(Collected data entries)
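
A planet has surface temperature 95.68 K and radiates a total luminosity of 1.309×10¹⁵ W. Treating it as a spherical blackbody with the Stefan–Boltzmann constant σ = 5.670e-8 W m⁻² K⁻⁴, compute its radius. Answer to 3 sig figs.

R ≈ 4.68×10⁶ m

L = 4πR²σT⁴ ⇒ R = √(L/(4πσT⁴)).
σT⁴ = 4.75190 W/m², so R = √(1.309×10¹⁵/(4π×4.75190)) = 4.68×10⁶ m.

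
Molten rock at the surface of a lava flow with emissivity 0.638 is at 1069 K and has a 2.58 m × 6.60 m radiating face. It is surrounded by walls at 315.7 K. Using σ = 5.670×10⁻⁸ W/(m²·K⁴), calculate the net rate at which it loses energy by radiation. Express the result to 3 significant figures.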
---
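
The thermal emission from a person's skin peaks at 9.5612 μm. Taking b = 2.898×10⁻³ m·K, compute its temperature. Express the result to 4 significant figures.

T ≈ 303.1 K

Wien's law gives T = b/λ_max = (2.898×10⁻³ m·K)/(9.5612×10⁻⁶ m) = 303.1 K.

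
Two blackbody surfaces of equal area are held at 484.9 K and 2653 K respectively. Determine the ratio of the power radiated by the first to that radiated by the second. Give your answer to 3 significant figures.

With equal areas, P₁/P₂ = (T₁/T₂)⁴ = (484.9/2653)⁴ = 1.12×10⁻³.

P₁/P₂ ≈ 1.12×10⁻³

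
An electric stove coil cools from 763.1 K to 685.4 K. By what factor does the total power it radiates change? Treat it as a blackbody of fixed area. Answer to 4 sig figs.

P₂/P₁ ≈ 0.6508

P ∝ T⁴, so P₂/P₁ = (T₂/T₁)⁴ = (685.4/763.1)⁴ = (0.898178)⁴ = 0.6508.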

# Task directions
Reprint exactly the lines above that start at the one with "A planet has" and end at the one with "Molten rock at", keeping both and adding none.

# Exercise result
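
A planet has surface temperature 95.68 K and radiates a total luminosity of 1.309×10¹⁵ W. Treating it as a spherical blackbody with the Stefan–Boltzmann constant σ = 5.670e-8 W m⁻² K⁻⁴, compute its radius. Answer to 3 sig figs.

R ≈ 4.68×10⁶ m

L = 4πR²σT⁴ ⇒ R = √(L/(4πσT⁴)).
σT⁴ = 4.75190 W/m², so R = √(1.309×10¹⁵/(4π×4.75190)) = 4.68×10⁶ m.

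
Molten rock at the surface of a lava flow with emissivity 0.638 is at 1069 K and has a 2.58 m × 6.60 m radiating face. It is surrounded by walls at 315.7 K. Using σ = 5.670×10⁻⁸ W/(m²·K⁴), calculate the net rate at which it loses energy by radiation. Express the result to 3 significant figures.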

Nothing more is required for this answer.